Stored data entries
__________

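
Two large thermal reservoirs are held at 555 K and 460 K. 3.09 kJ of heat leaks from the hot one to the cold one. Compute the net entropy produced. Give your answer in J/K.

ΔS_total = 1.15 J/K

ΔS_hot = −Q/T_H = −3090/555 = -5.568 J/K and ΔS_cold = +Q/T_C = 3090/460 = 6.717 J/K.
ΔS_total = -5.568 + 6.717 = 1.15 J/K, positive as the second law requires.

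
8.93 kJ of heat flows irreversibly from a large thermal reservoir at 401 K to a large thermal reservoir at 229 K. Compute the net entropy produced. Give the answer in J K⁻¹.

ΔS_hot = −Q/T_H = −8930/401 = -22.27 J/K and ΔS_cold = +Q/T_C = 8930/229 = 39 J/K.
ΔS_total = -22.27 + 39 = 16.7 J/K, positive as the second law requires.

ΔS_total = 16.7 J/K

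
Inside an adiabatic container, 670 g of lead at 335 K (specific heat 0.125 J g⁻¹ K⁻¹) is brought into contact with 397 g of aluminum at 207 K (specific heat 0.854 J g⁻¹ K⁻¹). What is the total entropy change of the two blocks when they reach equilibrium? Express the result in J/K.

Energy balance: T_f = (m₁c₁T₁ + m₂c₂T₂)/(m₁c₁ + m₂c₂) = 232.36 K.
ΔS₁ = m₁c₁ ln(T_f/T₁) = 83.75 × ln(232.36/335) = -30.6409 J/K.
ΔS₂ = m₂c₂ ln(T_f/T₂) = 339.038 × ln(232.36/207) = 39.1757 J/K.
ΔS_total = -30.6409 + 39.1757 = 8.53 J/K.

ΔS_total = 8.53 J/K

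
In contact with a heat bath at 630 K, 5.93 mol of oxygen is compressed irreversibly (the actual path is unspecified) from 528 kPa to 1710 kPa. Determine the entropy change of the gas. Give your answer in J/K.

Entropy is a state function, so ΔS_gas depends only on the end states.
For an isothermal ideal gas ΔS_gas = nR ln(P₁/P₂) = 5.93 × 8.314 × ln(528/1710) = -57.9 J/K.

ΔS_gas = -57.9 J/K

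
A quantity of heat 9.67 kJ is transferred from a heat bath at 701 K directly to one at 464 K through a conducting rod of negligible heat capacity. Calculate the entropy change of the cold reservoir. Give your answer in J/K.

The cold reservoir gains heat Q, so ΔS_cold = +Q/T_C = 9670/464 = 20.8 J/K.

ΔS_cold = 20.8 J/K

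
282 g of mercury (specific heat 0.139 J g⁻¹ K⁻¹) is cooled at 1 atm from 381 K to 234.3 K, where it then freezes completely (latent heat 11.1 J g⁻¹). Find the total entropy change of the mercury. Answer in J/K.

Cooling step: ΔS₁ = m c ln(T_tr/T_i) = 282 × 0.139 × ln(234.3/381) = -19.06 J/K.
Phase change: ΔS₂ = −mL/T_tr = −282 × 11.1 / 234.3 = -13.36 J/K.
ΔS_total = (-19.06) + (-13.36) = -32.4 J/K.

ΔS = -32.4 J/K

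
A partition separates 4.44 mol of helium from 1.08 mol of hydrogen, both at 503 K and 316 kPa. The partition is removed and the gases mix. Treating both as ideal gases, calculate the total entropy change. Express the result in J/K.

ΔS_mix = 22.7 J/K

Mole fractions: x_A = 4.44/5.52 = 0.804, x_B = 0.196.
ΔS_mix = −R(n_A ln x_A + n_B ln x_B) = −8.314 × (4.44 ln 0.804 + 1.08 ln 0.196) = 22.7 J/K.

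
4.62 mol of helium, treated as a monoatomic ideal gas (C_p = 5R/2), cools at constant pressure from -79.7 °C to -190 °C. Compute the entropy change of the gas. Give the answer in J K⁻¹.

In kelvin: T₁ = 193.45 K, T₂ = 83.15 K. At constant pressure, ΔS = nC_p ln(T₂/T₁) with C_p = 5R/2 = 20.79 J mol⁻¹ K⁻¹.
ΔS = 4.62 × 20.79 × ln(83.15/193.45) = -81.1 J/K.

ΔS = -81.1 J/K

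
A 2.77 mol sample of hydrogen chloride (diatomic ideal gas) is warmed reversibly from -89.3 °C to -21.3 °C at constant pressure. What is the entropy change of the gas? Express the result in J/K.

In kelvin: T₁ = 183.85 K, T₂ = 251.85 K. At constant pressure, ΔS = nC_p ln(T₂/T₁) with C_p = 7R/2 = 29.1 J mol⁻¹ K⁻¹.
ΔS = 2.77 × 29.1 × ln(251.85/183.85) = 25.4 J/K.

ΔS = 25.4 J/K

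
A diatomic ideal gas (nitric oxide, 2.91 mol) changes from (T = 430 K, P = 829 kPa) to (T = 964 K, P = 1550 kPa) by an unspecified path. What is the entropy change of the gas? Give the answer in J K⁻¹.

ΔS = 53.2 J/K

ΔS = nC_p ln(T₂/T₁) − nR ln(P₂/P₁), with C_p = 7R/2 = 29.1 J mol⁻¹ K⁻¹ for a diatomic ideal gas.
ΔS = 2.91 × [29.1 × ln(964/430) − 8.314 × ln(1550/829)] = 53.2 J/K.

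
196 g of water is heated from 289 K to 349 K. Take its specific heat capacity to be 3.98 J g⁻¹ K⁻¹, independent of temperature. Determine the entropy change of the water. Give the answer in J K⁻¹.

ΔS = ∫dQ_rev/T = m c ln(T₂/T₁) = 196 × 3.98 × ln(349/289) = 147 J/K.

ΔS = 147 J/K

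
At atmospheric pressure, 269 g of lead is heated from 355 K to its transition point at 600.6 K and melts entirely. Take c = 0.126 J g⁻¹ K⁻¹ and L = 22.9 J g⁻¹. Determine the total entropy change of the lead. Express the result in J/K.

Warming step: ΔS₁ = m c ln(T_tr/T_i) = 269 × 0.126 × ln(600.6/355) = 17.82 J/K.
Phase change: ΔS₂ = +mL/T_tr = 269 × 22.9 / 600.6 = 10.26 J/K.
ΔS_total = (17.82) + (10.26) = 28.1 J/K.

ΔS = 28.1 J/K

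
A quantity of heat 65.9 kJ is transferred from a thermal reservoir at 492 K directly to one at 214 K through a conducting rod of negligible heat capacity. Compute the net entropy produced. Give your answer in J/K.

ΔS_total = 174 J/K

ΔS_hot = −Q/T_H = −65900/492 = -133.9 J/K and ΔS_cold = +Q/T_C = 65900/214 = 307.9 J/K.
ΔS_total = -133.9 + 307.9 = 174 J/K, positive as the second law requires.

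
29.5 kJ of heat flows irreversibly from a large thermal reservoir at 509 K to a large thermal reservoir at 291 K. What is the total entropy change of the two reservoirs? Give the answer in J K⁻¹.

ΔS_total = 43.4 J/K

ΔS_hot = −Q/T_H = −29500/509 = -57.96 J/K and ΔS_cold = +Q/T_C = 29500/291 = 101.4 J/K.
ΔS_total = -57.96 + 101.4 = 43.4 J/K, positive as the second law requires.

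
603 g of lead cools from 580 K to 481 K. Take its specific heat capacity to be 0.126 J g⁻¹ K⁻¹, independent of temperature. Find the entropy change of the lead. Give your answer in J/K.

ΔS = -14.2 J/K

ΔS = ∫dQ_rev/T = m c ln(T₂/T₁) = 603 × 0.126 × ln(481/580) = -14.2 J/K.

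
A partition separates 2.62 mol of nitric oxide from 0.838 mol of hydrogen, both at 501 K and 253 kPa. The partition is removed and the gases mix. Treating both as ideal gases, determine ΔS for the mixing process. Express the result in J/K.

Mole fractions: x_A = 2.62/3.46 = 0.758, x_B = 0.242.
ΔS_mix = −R(n_A ln x_A + n_B ln x_B) = −8.314 × (2.62 ln 0.758 + 0.838 ln 0.242) = 15.9 J/K.

ΔS_mix = 15.9 J/K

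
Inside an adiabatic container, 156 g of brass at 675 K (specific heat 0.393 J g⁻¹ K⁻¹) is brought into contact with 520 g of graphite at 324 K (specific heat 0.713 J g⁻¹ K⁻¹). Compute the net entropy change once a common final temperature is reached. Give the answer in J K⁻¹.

Energy balance: T_f = (m₁c₁T₁ + m₂c₂T₂)/(m₁c₁ + m₂c₂) = 373.8 K.
ΔS₁ = m₁c₁ ln(T_f/T₁) = 61.308 × ln(373.8/675) = -36.23 J/K.
ΔS₂ = m₂c₂ ln(T_f/T₂) = 370.76 × ln(373.8/324) = 53.02 J/K.
ΔS_total = -36.23 + 53.02 = 16.8 J/K.

ΔS_total = 16.8 J/K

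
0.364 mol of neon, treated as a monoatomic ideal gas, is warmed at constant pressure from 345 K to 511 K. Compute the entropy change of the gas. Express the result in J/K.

ΔS = 2.97 J/K

At constant pressure, ΔS = nC_p ln(T₂/T₁) with C_p = 5R/2 = 20.79 J mol⁻¹ K⁻¹.
ΔS = 0.364 × 20.79 × ln(511/345) = 2.97 J/K.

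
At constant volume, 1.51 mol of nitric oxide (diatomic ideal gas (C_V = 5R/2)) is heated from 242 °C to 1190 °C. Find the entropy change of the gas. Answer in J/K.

In kelvin: T₁ = 515.15 K, T₂ = 1463.15 K. At constant volume, ΔS = nC_V ln(T₂/T₁) with C_V = 5R/2 = 20.79 J mol⁻¹ K⁻¹.
ΔS = 1.51 × 20.79 × ln(1463.15/515.15) = 32.8 J/K.

ΔS = 32.8 J/K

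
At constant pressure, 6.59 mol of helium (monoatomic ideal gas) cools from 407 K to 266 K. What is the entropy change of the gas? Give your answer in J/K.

At constant pressure, ΔS = nC_p ln(T₂/T₁) with C_p = 5R/2 = 20.79 J mol⁻¹ K⁻¹.
ΔS = 6.59 × 20.79 × ln(266/407) = -58.3 J/K.

ΔS = -58.3 J/K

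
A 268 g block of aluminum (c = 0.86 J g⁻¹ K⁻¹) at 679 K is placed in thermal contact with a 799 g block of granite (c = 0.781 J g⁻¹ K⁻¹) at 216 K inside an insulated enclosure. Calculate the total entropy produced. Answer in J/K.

Energy balance: T_f = (m₁c₁T₁ + m₂c₂T₂)/(m₁c₁ + m₂c₂) = 340.88 K.
ΔS₁ = m₁c₁ ln(T_f/T₁) = 230.48 × ln(340.88/679) = -158.8 J/K.
ΔS₂ = m₂c₂ ln(T_f/T₂) = 624.019 × ln(340.88/216) = 284.7 J/K.
ΔS_total = -158.8 + 284.7 = 126 J/K.

ΔS_total = 126 J/K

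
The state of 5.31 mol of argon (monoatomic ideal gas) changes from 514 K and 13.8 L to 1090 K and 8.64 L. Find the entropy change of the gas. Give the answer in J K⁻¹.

ΔS = 29.1 J/K

Entropy is a state function: ΔS = nC_V ln(T₂/T₁) + nR ln(V₂/V₁), with C_V = 3R/2 = 12.47 J mol⁻¹ K⁻¹ for a monoatomic ideal gas.
ΔS = 5.31 × [12.47 × ln(1090/514) + 8.314 × ln(8.64/13.8)] = 29.1 J/K.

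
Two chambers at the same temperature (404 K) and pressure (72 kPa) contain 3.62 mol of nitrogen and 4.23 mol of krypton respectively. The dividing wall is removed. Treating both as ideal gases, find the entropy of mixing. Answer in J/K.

Mole fractions: x_A = 3.62/7.85 = 0.461, x_B = 0.539.
ΔS_mix = −R(n_A ln x_A + n_B ln x_B) = −8.314 × (3.62 ln 0.461 + 4.23 ln 0.539) = 45 J/K.

ΔS_mix = 45 J/K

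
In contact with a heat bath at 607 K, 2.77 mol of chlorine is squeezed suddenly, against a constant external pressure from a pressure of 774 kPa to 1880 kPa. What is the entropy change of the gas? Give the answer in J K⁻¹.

Entropy is a state function, so ΔS_gas depends only on the end states.
For an isothermal ideal gas ΔS_gas = nR ln(P₁/P₂) = 2.77 × 8.314 × ln(774/1880) = -20.4 J/K.

ΔS_gas = -20.4 J/K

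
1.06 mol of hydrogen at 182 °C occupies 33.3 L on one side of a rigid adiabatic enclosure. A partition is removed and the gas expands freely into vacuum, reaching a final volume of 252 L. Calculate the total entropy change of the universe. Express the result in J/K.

ΔS_universe = 17.8 J/K

No heat is exchanged and no work is done, so the ideal-gas temperature stays constant.
Entropy is a state function; using a reversible isothermal path, ΔS_gas = nR ln(V₂/V₁) = 1.06 × 8.314 × ln(252/33.3) = 17.8 J/K.
The insulated surroundings exchange no heat, so ΔS_surr = 0 and ΔS_universe = ΔS_gas.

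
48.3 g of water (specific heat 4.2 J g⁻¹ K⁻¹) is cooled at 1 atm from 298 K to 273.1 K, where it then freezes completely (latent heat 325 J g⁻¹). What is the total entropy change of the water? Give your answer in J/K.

ΔS = -75.2 J/K

Cooling step: ΔS₁ = m c ln(T_tr/T_i) = 48.3 × 4.2 × ln(273.1/298) = -17.7 J/K.
Phase change: ΔS₂ = −mL/T_tr = −48.3 × 325 / 273.1 = -57.48 J/K.
ΔS_total = (-17.7) + (-57.48) = -75.2 J/K.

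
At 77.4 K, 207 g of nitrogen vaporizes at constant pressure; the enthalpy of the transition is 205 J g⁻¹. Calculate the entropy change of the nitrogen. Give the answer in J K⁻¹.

Heat absorbed by the substance: Q = mL = 207 × 205 = 42435 J.
At constant T, ΔS = Q_rev/T = 42435 / 77.4 = 548 J/K.

ΔS = 548 J/K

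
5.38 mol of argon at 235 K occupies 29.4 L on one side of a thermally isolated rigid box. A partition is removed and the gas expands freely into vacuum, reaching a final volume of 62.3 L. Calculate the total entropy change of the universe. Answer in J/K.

ΔS_universe = 33.6 J/K

No heat is exchanged and no work is done, so the ideal-gas temperature stays constant.
Entropy is a state function; using a reversible isothermal path, ΔS_gas = nR ln(V₂/V₁) = 5.38 × 8.314 × ln(62.3/29.4) = 33.6 J/K.
The insulated surroundings exchange no heat, so ΔS_surr = 0 and ΔS_universe = ΔS_gas.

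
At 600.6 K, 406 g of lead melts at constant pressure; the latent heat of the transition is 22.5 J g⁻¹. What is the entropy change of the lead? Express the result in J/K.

ΔS = 15.2 J/K

Heat absorbed by the substance: Q = mL = 406 × 22.5 = 9135 J.
At constant T, ΔS = Q_rev/T = 9135 / 600.6 = 15.2 J/K.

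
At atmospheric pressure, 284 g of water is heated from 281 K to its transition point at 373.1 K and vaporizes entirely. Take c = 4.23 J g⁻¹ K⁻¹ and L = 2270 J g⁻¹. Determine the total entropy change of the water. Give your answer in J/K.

Warming step: ΔS₁ = m c ln(T_tr/T_i) = 284 × 4.23 × ln(373.1/281) = 340.6 J/K.
Phase change: ΔS₂ = +mL/T_tr = 284 × 2270 / 373.1 = 1728 J/K.
ΔS_total = (340.6) + (1728) = 2070 J/K.

ΔS = 2070 J/K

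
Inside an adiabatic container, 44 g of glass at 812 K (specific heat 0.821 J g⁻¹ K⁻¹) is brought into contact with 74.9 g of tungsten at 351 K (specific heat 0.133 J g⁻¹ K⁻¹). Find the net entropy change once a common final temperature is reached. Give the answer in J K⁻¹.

Energy balance: T_f = (m₁c₁T₁ + m₂c₂T₂)/(m₁c₁ + m₂c₂) = 712.35 K.
ΔS₁ = m₁c₁ ln(T_f/T₁) = 36.124 × ln(712.35/812) = -4.73 J/K.
ΔS₂ = m₂c₂ ln(T_f/T₂) = 9.9617 × ln(712.35/351) = 7.051 J/K.
ΔS_total = -4.73 + 7.051 = 2.32 J/K.

ΔS_total = 2.32 J/K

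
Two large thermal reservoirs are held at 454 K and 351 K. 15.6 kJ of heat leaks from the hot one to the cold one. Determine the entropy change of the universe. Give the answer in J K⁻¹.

ΔS_total = 10.1 J/K

ΔS_hot = −Q/T_H = −15600/454 = -34.36 J/K and ΔS_cold = +Q/T_C = 15600/351 = 44.44 J/K.
ΔS_total = -34.36 + 44.44 = 10.1 J/K, positive as the second law requires.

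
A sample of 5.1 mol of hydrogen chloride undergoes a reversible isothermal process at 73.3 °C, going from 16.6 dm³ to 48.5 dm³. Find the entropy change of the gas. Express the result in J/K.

ΔS_gas = 45.5 J/K

For an isothermal ideal gas ΔS_gas = nR ln(V₂/V₁) = 5.1 × 8.314 × ln(48.5/16.6) = 45.5 J/K.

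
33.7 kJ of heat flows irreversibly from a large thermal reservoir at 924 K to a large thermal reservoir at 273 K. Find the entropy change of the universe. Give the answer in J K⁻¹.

ΔS_hot = −Q/T_H = −33700/924 = -36.472 J/K and ΔS_cold = +Q/T_C = 33700/273 = 123.44 J/K.
ΔS_total = -36.472 + 123.44 = 87 J/K, positive as the second law requires.

ΔS_total = 87 J/K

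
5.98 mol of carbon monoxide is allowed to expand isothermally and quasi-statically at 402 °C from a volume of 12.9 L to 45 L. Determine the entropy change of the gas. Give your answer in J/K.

ΔS_gas = 62.1 J/K

For an isothermal ideal gas ΔS_gas = nR ln(V₂/V₁) = 5.98 × 8.314 × ln(45/12.9) = 62.1 J/K.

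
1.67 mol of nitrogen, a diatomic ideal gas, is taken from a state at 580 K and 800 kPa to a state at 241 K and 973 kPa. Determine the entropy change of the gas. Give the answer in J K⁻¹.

ΔS = -45.4 J/K

ΔS = nC_p ln(T₂/T₁) − nR ln(P₂/P₁), with C_p = 7R/2 = 29.1 J mol⁻¹ K⁻¹ for a diatomic ideal gas.
ΔS = 1.67 × [29.1 × ln(241/580) − 8.314 × ln(973/800)] = -45.4 J/K.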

__________

Your answer is the line containing "33.7 kJ of heat" plus every line after it through the end of the entries, given again exactly and alone.

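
33.7 kJ of heat flows irreversibly from a large thermal reservoir at 924 K to a large thermal reservoir at 273 K. Find the entropy change of the universe. Give the answer in J K⁻¹.

ΔS_hot = −Q/T_H = −33700/924 = -36.472 J/K and ΔS_cold = +Q/T_C = 33700/273 = 123.44 J/K.
ΔS_total = -36.472 + 123.44 = 87 J/K, positive as the second law requires.

ΔS_total = 87 J/K

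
5.98 mol of carbon monoxide is allowed to expand isothermally and quasi-statically at 402 °C from a volume of 12.9 L to 45 L. Determine the entropy change of the gas. Give your answer in J/K.

ΔS_gas = 62.1 J/K

For an isothermal ideal gas ΔS_gas = nR ln(V₂/V₁) = 5.98 × 8.314 × ln(45/12.9) = 62.1 J/K.

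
1.67 mol of nitrogen, a diatomic ideal gas, is taken from a state at 580 K and 800 kPa to a state at 241 K and 973 kPa. Determine the entropy change of the gas. Give the answer in J K⁻¹.

ΔS = -45.4 J/K

ΔS = nC_p ln(T₂/T₁) − nR ln(P₂/P₁), with C_p = 7R/2 = 29.1 J mol⁻¹ K⁻¹ for a diatomic ideal gas.
ΔS = 1.67 × [29.1 × ln(241/580) − 8.314 × ln(973/800)] = -45.4 J/K.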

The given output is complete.